+++ Study material +++
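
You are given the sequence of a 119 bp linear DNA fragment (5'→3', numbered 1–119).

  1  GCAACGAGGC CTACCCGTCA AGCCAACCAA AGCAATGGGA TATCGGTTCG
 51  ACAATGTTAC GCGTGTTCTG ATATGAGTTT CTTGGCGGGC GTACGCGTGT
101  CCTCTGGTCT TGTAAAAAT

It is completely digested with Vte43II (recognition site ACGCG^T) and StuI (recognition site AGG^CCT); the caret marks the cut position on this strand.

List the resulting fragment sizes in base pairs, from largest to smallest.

Vte43II sites (ACGCGT) start at positions 59, 93.
Vte43II cuts after base 5 of each site (before the last base), so after positions 63, 97.
The StuI site (AGGCCT) starts at position 7.
StuI cuts after base 3 of each site, so after position 9.
Combined cut positions: 9, 63, 97.
Linear molecule, 3 cuts → 4 fragments:
  1–9 → 9 bp
  10–63 → 54 bp
  64–97 → 34 bp
  98–119 → 22 bp
Sorted largest to smallest: 54, 34, 22, 9 bp.

54, 34, 22, 9 bp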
+++
- Exercise requirements: For each record above, give it again without a single change.

- Task answer:
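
You are given the sequence of a 119 bp linear DNA fragment (5'→3', numbered 1–119).

  1  GCAACGAGGC CTACCCGTCA AGCCAACCAA AGCAATGGGA TATCGGTTCG
 51  ACAATGTTAC GCGTGTTCTG ATATGAGTTT CTTGGCGGGC GTACGCGTGT
101  CCTCTGGTCT TGTAAAAAT

It is completely digested with Vte43II (recognition site ACGCG^T) and StuI (recognition site AGG^CCT); the caret marks the cut position on this strand.

List the resulting fragment sizes in base pairs, from largest to smallest.

Vte43II sites (ACGCGT) start at positions 59, 93.
Vte43II cuts after base 5 of each site (before the last base), so after positions 63, 97.
The StuI site (AGGCCT) starts at position 7.
StuI cuts after base 3 of each site, so after position 9.
Combined cut positions: 9, 63, 97.
Linear molecule, 3 cuts → 4 fragments:
  1–9 → 9 bp
  10–63 → 54 bp
  64–97 → 34 bp
  98–119 → 22 bp
Sorted largest to smallest: 54, 34, 22, 9 bp.

54, 34, 22, 9 bp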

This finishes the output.